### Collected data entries
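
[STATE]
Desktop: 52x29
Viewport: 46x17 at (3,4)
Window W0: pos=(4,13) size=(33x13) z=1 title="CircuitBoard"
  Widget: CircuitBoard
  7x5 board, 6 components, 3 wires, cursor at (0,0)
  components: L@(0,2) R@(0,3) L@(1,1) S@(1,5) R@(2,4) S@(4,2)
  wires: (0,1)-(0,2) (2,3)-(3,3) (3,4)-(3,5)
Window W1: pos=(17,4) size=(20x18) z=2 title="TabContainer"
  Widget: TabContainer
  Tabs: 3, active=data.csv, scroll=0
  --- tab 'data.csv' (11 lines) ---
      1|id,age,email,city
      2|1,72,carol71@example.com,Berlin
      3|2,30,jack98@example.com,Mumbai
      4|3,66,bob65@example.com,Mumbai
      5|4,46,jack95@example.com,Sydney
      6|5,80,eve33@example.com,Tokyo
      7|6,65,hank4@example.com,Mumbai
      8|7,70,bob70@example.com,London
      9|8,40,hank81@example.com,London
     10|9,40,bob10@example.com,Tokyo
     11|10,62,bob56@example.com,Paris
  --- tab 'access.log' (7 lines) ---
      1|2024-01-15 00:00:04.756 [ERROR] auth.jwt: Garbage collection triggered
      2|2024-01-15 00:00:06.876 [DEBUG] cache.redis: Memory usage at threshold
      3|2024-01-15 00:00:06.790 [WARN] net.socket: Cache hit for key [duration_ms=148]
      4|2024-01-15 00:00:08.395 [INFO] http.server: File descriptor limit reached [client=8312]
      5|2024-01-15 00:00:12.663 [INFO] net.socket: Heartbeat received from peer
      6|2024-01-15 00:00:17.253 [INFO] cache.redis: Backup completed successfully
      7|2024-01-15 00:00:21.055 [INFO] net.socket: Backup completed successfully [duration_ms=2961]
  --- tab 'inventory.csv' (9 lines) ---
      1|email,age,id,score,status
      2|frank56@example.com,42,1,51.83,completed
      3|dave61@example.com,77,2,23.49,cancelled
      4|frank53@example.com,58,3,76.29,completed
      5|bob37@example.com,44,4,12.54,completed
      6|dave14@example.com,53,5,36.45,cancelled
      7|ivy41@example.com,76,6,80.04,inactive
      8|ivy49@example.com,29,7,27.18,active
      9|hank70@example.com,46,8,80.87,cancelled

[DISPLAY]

              ┏━━━━━━━━━━━━━━━━━━┓            
              ┃ TabContainer     ┃            
              ┠──────────────────┨            
              ┃[data.csv]│ access┃            
              ┃──────────────────┃            
              ┃id,age,email,city ┃            
              ┃1,72,carol71@examp┃            
              ┃2,30,jack98@exampl┃            
              ┃3,66,bob65@example┃            
 ┏━━━━━━━━━━━━┃4,46,jack95@exampl┃            
 ┃ CircuitBoar┃5,80,eve33@example┃            
 ┠────────────┃6,65,hank4@example┃            
 ┃   0 1 2 3 4┃7,70,bob70@example┃            
 ┃0  [.]  · ─ ┃8,40,hank81@exampl┃            
 ┃            ┃9,40,bob10@example┃            
 ┃1       L   ┃10,62,bob56@exampl┃            
 ┃            ┃                  ┃            


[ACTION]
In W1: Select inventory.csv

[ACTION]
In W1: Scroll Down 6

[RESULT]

              ┏━━━━━━━━━━━━━━━━━━┓            
              ┃ TabContainer     ┃            
              ┠──────────────────┨            
              ┃ data.csv │ access┃            
              ┃──────────────────┃            
              ┃ivy41@example.com,┃            
              ┃ivy49@example.com,┃            
              ┃hank70@example.com┃            
              ┃                  ┃            
 ┏━━━━━━━━━━━━┃                  ┃            
 ┃ CircuitBoar┃                  ┃            
 ┠────────────┃                  ┃            
 ┃   0 1 2 3 4┃                  ┃            
 ┃0  [.]  · ─ ┃                  ┃            
 ┃            ┃                  ┃            
 ┃1       L   ┃                  ┃            
 ┃            ┃                  ┃            


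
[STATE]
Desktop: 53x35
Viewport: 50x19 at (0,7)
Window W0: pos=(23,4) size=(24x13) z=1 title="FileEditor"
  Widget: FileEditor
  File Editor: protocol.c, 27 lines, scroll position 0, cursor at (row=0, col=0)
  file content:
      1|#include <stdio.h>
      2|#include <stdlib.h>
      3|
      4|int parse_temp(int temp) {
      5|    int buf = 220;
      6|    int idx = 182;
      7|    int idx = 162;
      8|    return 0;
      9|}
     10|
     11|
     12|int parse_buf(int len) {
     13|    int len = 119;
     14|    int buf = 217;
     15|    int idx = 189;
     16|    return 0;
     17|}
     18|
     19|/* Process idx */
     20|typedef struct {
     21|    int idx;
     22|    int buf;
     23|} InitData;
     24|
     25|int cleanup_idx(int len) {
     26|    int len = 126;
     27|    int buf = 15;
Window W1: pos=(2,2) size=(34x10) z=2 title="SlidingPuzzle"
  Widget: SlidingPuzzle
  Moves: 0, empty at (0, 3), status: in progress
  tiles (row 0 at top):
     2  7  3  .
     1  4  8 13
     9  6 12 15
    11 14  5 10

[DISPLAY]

  ┃├────┼────┼────┼────┤           ┃dio.h>   ▲┃   
  ┃│  1 │  4 │  8 │ 13 │           ┃dlib.h>  █┃   
  ┃├────┼────┼────┼────┤           ┃         ░┃   
  ┃│  9 │  6 │ 12 │ 15 │           ┃mp(int te░┃   
  ┗━━━━━━━━━━━━━━━━━━━━━━━━━━━━━━━━┛= 220;   ░┃   
                       ┃    int idx = 182;   ░┃   
                       ┃    int idx = 162;   ░┃   
                       ┃    return 0;        ░┃   
                       ┃}                    ▼┃   
                       ┗━━━━━━━━━━━━━━━━━━━━━━┛   
                                                  
                                                  
                                                  
                                                  
                                                  
                                                  
                                                  
                                                  
                                                  


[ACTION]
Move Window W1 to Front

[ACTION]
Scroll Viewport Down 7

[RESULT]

                       ┃    return 0;        ░┃   
                       ┃}                    ▼┃   
                       ┗━━━━━━━━━━━━━━━━━━━━━━┛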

### Task prompt
Please transcribe all of the data above exactly.

### Task solution
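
[STATE]
Desktop: 52x29
Viewport: 46x17 at (3,4)
Window W0: pos=(4,13) size=(33x13) z=1 title="CircuitBoard"
  Widget: CircuitBoard
  7x5 board, 6 components, 3 wires, cursor at (0,0)
  components: L@(0,2) R@(0,3) L@(1,1) S@(1,5) R@(2,4) S@(4,2)
  wires: (0,1)-(0,2) (2,3)-(3,3) (3,4)-(3,5)
Window W1: pos=(17,4) size=(20x18) z=2 title="TabContainer"
  Widget: TabContainer
  Tabs: 3, active=data.csv, scroll=0
  --- tab 'data.csv' (11 lines) ---
      1|id,age,email,city
      2|1,72,carol71@example.com,Berlin
      3|2,30,jack98@example.com,Mumbai
      4|3,66,bob65@example.com,Mumbai
      5|4,46,jack95@example.com,Sydney
      6|5,80,eve33@example.com,Tokyo
      7|6,65,hank4@example.com,Mumbai
      8|7,70,bob70@example.com,London
      9|8,40,hank81@example.com,London
     10|9,40,bob10@example.com,Tokyo
     11|10,62,bob56@example.com,Paris
  --- tab 'access.log' (7 lines) ---
      1|2024-01-15 00:00:04.756 [ERROR] auth.jwt: Garbage collection triggered
      2|2024-01-15 00:00:06.876 [DEBUG] cache.redis: Memory usage at threshold
      3|2024-01-15 00:00:06.790 [WARN] net.socket: Cache hit for key [duration_ms=148]
      4|2024-01-15 00:00:08.395 [INFO] http.server: File descriptor limit reached [client=8312]
      5|2024-01-15 00:00:12.663 [INFO] net.socket: Heartbeat received from peer
      6|2024-01-15 00:00:17.253 [INFO] cache.redis: Backup completed successfully
      7|2024-01-15 00:00:21.055 [INFO] net.socket: Backup completed successfully [duration_ms=2961]
  --- tab 'inventory.csv' (9 lines) ---
      1|email,age,id,score,status
      2|frank56@example.com,42,1,51.83,completed
      3|dave61@example.com,77,2,23.49,cancelled
      4|frank53@example.com,58,3,76.29,completed
      5|bob37@example.com,44,4,12.54,completed
      6|dave14@example.com,53,5,36.45,cancelled
      7|ivy41@example.com,76,6,80.04,inactive
      8|ivy49@example.com,29,7,27.18,active
      9|hank70@example.com,46,8,80.87,cancelled

[DISPLAY]

              ┏━━━━━━━━━━━━━━━━━━┓            
              ┃ TabContainer     ┃            
              ┠──────────────────┨            
              ┃[data.csv]│ access┃            
              ┃──────────────────┃            
              ┃id,age,email,city ┃            
              ┃1,72,carol71@examp┃            
              ┃2,30,jack98@exampl┃            
              ┃3,66,bob65@example┃            
 ┏━━━━━━━━━━━━┃4,46,jack95@exampl┃            
 ┃ CircuitBoar┃5,80,eve33@example┃            
 ┠────────────┃6,65,hank4@example┃            
 ┃   0 1 2 3 4┃7,70,bob70@example┃            
 ┃0  [.]  · ─ ┃8,40,hank81@exampl┃            
 ┃            ┃9,40,bob10@example┃            
 ┃1       L   ┃10,62,bob56@exampl┃            
 ┃            ┃                  ┃            


[ACTION]
In W1: Select inventory.csv

[ACTION]
In W1: Scroll Down 6

[RESULT]

              ┏━━━━━━━━━━━━━━━━━━┓            
              ┃ TabContainer     ┃            
              ┠──────────────────┨            
              ┃ data.csv │ access┃            
              ┃──────────────────┃            
              ┃ivy41@example.com,┃            
              ┃ivy49@example.com,┃            
              ┃hank70@example.com┃            
              ┃                  ┃            
 ┏━━━━━━━━━━━━┃                  ┃            
 ┃ CircuitBoar┃                  ┃            
 ┠────────────┃                  ┃            
 ┃   0 1 2 3 4┃                  ┃            
 ┃0  [.]  · ─ ┃                  ┃            
 ┃            ┃                  ┃            
 ┃1       L   ┃                  ┃            
 ┃            ┃                  ┃            


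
[STATE]
Desktop: 53x35
Viewport: 50x19 at (0,7)
Window W0: pos=(23,4) size=(24x13) z=1 title="FileEditor"
  Widget: FileEditor
  File Editor: protocol.c, 27 lines, scroll position 0, cursor at (row=0, col=0)
  file content:
      1|#include <stdio.h>
      2|#include <stdlib.h>
      3|
      4|int parse_temp(int temp) {
      5|    int buf = 220;
      6|    int idx = 182;
      7|    int idx = 162;
      8|    return 0;
      9|}
     10|
     11|
     12|int parse_buf(int len) {
     13|    int len = 119;
     14|    int buf = 217;
     15|    int idx = 189;
     16|    return 0;
     17|}
     18|
     19|/* Process idx */
     20|typedef struct {
     21|    int idx;
     22|    int buf;
     23|} InitData;
     24|
     25|int cleanup_idx(int len) {
     26|    int len = 126;
     27|    int buf = 15;
Window W1: pos=(2,2) size=(34x10) z=2 title="SlidingPuzzle"
  Widget: SlidingPuzzle
  Moves: 0, empty at (0, 3), status: in progress
  tiles (row 0 at top):
     2  7  3  .
     1  4  8 13
     9  6 12 15
    11 14  5 10

[DISPLAY]

  ┃├────┼────┼────┼────┤           ┃dio.h>   ▲┃   
  ┃│  1 │  4 │  8 │ 13 │           ┃dlib.h>  █┃   
  ┃├────┼────┼────┼────┤           ┃         ░┃   
  ┃│  9 │  6 │ 12 │ 15 │           ┃mp(int te░┃   
  ┗━━━━━━━━━━━━━━━━━━━━━━━━━━━━━━━━┛= 220;   ░┃   
                       ┃    int idx = 182;   ░┃   
                       ┃    int idx = 162;   ░┃   
                       ┃    return 0;        ░┃   
                       ┃}                    ▼┃   
                       ┗━━━━━━━━━━━━━━━━━━━━━━┛   
                                                  
                                                  
                                                  
                                                  
                                                  
                                                  
                                                  
                                                  
                                                  


[ACTION]
Move Window W1 to Front

[ACTION]
Scroll Viewport Down 7

[RESULT]

                       ┃    return 0;        ░┃   
                       ┃}                    ▼┃   
                       ┗━━━━━━━━━━━━━━━━━━━━━━┛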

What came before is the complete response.